Your assignment
When the line with "B2:4 | F3:4 | E3:4" appears below, start repeating lines exactly, and keep going through the line with "voice 1: E4:1"; add nothing outside that span.

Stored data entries
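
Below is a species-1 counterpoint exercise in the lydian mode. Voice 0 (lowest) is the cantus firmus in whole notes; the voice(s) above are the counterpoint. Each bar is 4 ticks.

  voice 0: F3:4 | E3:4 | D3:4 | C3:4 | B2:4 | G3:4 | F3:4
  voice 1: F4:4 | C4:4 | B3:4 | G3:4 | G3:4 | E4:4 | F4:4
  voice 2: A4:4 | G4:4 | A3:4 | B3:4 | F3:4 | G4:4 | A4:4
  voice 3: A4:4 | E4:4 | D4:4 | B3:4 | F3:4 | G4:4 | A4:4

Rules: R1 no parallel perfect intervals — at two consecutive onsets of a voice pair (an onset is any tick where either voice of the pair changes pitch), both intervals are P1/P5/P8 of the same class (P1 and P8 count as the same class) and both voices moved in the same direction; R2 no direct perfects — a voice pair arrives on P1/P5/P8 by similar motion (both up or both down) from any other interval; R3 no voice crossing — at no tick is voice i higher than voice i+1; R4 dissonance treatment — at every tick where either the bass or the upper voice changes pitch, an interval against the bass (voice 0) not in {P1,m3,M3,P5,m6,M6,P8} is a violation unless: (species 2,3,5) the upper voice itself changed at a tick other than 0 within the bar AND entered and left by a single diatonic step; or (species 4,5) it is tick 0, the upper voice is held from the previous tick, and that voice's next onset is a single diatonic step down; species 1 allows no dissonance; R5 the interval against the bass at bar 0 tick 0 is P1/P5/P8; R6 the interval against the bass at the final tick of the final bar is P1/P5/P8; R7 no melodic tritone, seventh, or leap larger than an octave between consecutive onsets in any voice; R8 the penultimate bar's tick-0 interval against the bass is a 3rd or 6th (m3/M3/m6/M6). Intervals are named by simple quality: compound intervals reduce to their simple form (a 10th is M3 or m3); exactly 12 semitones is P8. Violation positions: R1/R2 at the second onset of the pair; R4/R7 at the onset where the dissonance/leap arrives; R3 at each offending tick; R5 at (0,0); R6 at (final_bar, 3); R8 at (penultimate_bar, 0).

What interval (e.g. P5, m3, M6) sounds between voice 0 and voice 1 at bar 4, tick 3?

m6

voice 0=B2 voice 1=G3 -> m6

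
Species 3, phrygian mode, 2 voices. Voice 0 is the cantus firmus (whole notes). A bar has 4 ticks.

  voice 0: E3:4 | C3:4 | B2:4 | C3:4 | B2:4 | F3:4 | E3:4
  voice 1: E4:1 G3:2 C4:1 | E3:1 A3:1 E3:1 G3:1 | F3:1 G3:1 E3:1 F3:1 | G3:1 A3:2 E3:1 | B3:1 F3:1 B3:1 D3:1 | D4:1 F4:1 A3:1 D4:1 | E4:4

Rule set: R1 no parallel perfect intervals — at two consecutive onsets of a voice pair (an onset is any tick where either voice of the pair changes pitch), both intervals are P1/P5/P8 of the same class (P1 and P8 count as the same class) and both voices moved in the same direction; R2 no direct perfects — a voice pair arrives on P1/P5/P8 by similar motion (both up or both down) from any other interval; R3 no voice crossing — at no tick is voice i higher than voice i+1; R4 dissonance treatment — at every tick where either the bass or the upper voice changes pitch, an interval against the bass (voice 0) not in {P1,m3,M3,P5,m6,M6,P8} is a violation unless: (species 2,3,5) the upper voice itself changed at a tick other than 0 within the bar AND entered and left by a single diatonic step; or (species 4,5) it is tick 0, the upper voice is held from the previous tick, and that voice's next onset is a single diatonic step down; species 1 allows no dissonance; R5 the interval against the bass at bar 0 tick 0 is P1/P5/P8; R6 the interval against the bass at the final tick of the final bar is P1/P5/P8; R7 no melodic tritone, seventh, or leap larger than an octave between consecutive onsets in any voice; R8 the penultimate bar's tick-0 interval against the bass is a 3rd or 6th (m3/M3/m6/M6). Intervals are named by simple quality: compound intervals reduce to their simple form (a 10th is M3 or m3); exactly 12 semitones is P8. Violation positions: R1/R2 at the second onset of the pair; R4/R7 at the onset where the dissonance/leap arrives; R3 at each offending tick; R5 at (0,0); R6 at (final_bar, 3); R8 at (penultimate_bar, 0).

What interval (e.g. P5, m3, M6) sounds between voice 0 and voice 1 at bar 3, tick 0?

P5

voice 0=C3 voice 1=G3 -> P5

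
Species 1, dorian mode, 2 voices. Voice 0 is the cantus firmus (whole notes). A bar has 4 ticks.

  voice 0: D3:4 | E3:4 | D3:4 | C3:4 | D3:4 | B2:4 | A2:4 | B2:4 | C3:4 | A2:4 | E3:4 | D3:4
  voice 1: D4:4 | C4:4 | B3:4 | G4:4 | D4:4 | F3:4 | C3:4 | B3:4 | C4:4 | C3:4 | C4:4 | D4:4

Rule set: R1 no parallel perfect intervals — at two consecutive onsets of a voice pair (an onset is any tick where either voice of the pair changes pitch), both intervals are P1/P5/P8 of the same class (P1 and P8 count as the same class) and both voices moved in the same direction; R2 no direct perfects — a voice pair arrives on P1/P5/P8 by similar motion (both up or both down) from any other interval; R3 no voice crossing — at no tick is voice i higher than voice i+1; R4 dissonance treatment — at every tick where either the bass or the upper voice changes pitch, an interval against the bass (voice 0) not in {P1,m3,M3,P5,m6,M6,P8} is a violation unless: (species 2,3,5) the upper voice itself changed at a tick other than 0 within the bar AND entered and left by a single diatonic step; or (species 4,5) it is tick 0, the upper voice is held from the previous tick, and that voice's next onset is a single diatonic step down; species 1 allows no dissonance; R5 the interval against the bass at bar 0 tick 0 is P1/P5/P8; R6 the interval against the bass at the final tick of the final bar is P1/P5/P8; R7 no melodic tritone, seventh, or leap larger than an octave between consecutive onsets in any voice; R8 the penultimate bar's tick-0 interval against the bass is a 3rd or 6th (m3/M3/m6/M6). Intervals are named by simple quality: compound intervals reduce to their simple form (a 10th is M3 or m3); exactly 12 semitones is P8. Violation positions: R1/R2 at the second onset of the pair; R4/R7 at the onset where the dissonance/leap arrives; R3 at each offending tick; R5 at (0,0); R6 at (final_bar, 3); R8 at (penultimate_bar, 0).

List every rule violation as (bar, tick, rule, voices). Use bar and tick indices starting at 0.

bar 0: v0=D3 v1=D4 downbeat P8
bar 1: v0=E3 v1=C4 downbeat m6
bar 2: v0=D3 v1=B3 downbeat M6
bar 3: v0=C3 v1=G4 downbeat P5
bar 4: v0=D3 v1=D4 downbeat P8
bar 5: v0=B2 v1=F3 downbeat TT
bar 6: v0=A2 v1=C3 downbeat m3
bar 7: v0=B2 v1=B3 downbeat P8
bar 8: v0=C3 v1=C4 downbeat P8
bar 9: v0=A2 v1=C3 downbeat m3
bar 10: v0=E3 v1=C4 downbeat m6
bar 11: v0=D3 v1=D4 downbeat P8
  -> R4 @ bar 5 tick 0 v(0, 1): B2/F3 TT untreated
  -> R2 @ bar 7 tick 0 v(0, 1): A2/C3 m3 -> B2/B3 P8 similar
  -> R7 @ bar 7 tick 0 v(1,): C3->B3 leap 11st
  -> R1 @ bar 8 tick 0 v(0, 1): B2/B3 P8 -> C3/C4 P8 similar

(5, 0, R4, (0, 1))
(7, 0, R2, (0, 1))
(7, 0, R7, (1,))
(8, 0, R1, (0, 1))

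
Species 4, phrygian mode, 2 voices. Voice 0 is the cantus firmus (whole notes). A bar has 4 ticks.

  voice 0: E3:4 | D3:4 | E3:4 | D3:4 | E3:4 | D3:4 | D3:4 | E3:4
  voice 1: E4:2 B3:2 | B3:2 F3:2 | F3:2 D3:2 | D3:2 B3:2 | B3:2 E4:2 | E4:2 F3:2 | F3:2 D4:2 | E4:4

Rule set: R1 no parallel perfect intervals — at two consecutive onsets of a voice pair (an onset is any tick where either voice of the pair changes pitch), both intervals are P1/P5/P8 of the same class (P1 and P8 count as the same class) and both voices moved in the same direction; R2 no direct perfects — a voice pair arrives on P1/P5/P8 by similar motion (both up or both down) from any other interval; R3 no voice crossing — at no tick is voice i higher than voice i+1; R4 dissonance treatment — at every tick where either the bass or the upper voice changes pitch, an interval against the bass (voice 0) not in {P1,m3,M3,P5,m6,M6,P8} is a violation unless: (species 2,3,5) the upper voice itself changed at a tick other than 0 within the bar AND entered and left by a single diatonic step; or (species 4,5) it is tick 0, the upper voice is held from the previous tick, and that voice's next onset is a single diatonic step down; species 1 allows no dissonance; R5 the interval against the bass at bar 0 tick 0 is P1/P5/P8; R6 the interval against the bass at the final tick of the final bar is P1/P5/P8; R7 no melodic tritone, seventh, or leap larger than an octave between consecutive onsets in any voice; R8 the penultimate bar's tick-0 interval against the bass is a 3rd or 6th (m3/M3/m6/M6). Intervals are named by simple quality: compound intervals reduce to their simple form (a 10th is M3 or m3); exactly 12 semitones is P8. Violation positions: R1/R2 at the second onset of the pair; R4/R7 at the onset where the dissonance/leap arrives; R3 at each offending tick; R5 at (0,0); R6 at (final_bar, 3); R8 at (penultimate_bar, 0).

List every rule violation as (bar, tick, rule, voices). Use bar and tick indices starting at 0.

bar 0: v0=E3 v1=E4 downbeat P8
bar 1: v0=D3 v1=B3 downbeat M6
bar 2: v0=E3 v1=F3 downbeat m2
bar 3: v0=D3 v1=D3 downbeat P1
bar 4: v0=E3 v1=B3 downbeat P5
bar 5: v0=D3 v1=E4 downbeat M2
bar 6: v0=D3 v1=F3 downbeat m3
bar 7: v0=E3 v1=E4 downbeat P8
  -> R7 @ bar 1 tick 2 v(1,): B3->F3 leap 6st
  -> R4 @ bar 2 tick 0 v(0, 1): E3/F3 m2 untreated
  -> R3 @ bar 2 tick 2 v(0, 1): E3 above D3
  -> R4 @ bar 2 tick 2 v(0, 1): E3/D3 M2 untreated
  -> R3 @ bar 2 tick 3 v(0, 1): E3 above D3
  -> R4 @ bar 5 tick 0 v(0, 1): D3/E4 M2 untreated
  -> R7 @ bar 5 tick 2 v(1,): E4->F3 leap 11st
  -> R1 @ bar 7 tick 0 v(0, 1): D3/D4 P8 -> E3/E4 P8 similar

(1, 2, R7, (1,))
(2, 0, R4, (0, 1))
(2, 2, R3, (0, 1))
(2, 2, R4, (0, 1))
(2, 3, R3, (0, 1))
(5, 0, R4, (0, 1))
(5, 2, R7, (1,))
(7, 0, R1, (0, 1))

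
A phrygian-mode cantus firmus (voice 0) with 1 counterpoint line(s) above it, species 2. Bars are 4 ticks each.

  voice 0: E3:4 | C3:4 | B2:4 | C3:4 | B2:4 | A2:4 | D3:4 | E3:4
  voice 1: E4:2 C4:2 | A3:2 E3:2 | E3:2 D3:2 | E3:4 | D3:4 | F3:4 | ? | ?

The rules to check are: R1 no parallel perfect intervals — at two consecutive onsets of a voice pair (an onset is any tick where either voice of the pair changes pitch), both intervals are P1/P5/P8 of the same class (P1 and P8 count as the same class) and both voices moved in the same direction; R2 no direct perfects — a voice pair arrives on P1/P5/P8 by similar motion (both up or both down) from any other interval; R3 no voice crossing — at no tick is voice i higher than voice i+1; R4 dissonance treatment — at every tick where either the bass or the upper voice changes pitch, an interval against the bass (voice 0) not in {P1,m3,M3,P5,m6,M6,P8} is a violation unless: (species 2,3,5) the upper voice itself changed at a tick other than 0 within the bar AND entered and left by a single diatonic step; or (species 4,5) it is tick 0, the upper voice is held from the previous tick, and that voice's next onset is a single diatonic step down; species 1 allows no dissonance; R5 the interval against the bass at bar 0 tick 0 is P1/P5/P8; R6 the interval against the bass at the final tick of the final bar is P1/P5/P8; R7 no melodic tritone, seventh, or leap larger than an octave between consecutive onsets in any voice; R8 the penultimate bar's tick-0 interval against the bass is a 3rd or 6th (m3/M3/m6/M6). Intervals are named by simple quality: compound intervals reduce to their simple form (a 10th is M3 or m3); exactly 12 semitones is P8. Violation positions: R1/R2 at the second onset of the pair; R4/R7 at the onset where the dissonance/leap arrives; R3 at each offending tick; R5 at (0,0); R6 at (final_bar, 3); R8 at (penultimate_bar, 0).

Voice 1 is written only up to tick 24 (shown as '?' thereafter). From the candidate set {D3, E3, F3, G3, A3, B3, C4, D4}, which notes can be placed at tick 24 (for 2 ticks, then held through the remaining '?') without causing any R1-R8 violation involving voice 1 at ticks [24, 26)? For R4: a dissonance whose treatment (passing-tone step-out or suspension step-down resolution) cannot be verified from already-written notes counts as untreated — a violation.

{F3}

D3: violates R8
E3: violates R4,R8
F3: legal
G3: violates R4,R8
A3: violates R2,R8
B3: violates R7
C4: violates R4,R8
D4: violates R2,R8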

Answer box
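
  voice 0: E3:4 | C3:4 | B2:4 | C3:4 | B2:4 | F3:4 | E3:4
  voice 1: E4:1 G3:2 C4:1 | E3:1 A3:1 E3:1 G3:1 | F3:1 G3:1 E3:1 F3:1 | G3:1 A3:2 E3:1 | B3:1 F3:1 B3:1 D3:1 | D4:1 F4:1 A3:1 D4:1 | E4:4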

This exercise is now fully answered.